Saved entries:
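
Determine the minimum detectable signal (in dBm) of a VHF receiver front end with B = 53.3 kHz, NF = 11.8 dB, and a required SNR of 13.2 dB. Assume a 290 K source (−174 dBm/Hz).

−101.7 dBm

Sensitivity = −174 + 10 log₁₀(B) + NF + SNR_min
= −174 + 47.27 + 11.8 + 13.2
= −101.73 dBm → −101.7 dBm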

• Try it
Output all preceding records character for character.

• Output of the task
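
Determine the minimum detectable signal (in dBm) of a VHF receiver front end with B = 53.3 kHz, NF = 11.8 dB, and a required SNR of 13.2 dB. Assume a 290 K source (−174 dBm/Hz).

−101.7 dBm

Sensitivity = −174 + 10 log₁₀(B) + NF + SNR_min
= −174 + 47.27 + 11.8 + 13.2
= −101.73 dBm → −101.7 dBm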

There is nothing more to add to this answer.